BRIEF — Look below for the line with "A 3.18 V source". Extract that line and each one after it through the last, word for word.

------------------------------

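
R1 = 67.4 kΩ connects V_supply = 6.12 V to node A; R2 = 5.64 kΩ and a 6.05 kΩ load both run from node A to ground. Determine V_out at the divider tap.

V_out ≈ 0.254 V

The load sits in parallel with R2, giving an effective lower resistance R2' = R2·R_L/(R2+R_L) = 2.919 kΩ.
Now apply the divider: V_out = 6.12 × 0.04151 = 0.2540 V.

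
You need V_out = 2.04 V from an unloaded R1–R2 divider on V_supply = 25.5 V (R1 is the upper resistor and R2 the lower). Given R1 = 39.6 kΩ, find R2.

R2 ≈ 3.44 kΩ

V_out/V_supply = R2/(R1+R2) = 0.08000.
R2 = R1 · 0.08000/(1 − 0.08000) = 3.443 kΩ.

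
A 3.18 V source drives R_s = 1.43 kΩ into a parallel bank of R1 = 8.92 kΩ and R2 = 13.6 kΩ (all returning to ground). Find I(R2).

Combine the parallel branches: R_p = (1/8.92 + 1/13.6)⁻¹ = 5.387 kΩ.
V_A = 3.18 × 5.387/6.817 = 2.513 V.
I(R2) = V_A / R2 = 2.513/13.6 = 0.1848 mA.

I ≈ 0.185 mA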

------------------------------

REPLY TO THE TASK —
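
A 3.18 V source drives R_s = 1.43 kΩ into a parallel bank of R1 = 8.92 kΩ and R2 = 13.6 kΩ (all returning to ground). Find I(R2).

Combine the parallel branches: R_p = (1/8.92 + 1/13.6)⁻¹ = 5.387 kΩ.
V_A = 3.18 × 5.387/6.817 = 2.513 V.
I(R2) = V_A / R2 = 2.513/13.6 = 0.1848 mA.

I ≈ 0.185 mA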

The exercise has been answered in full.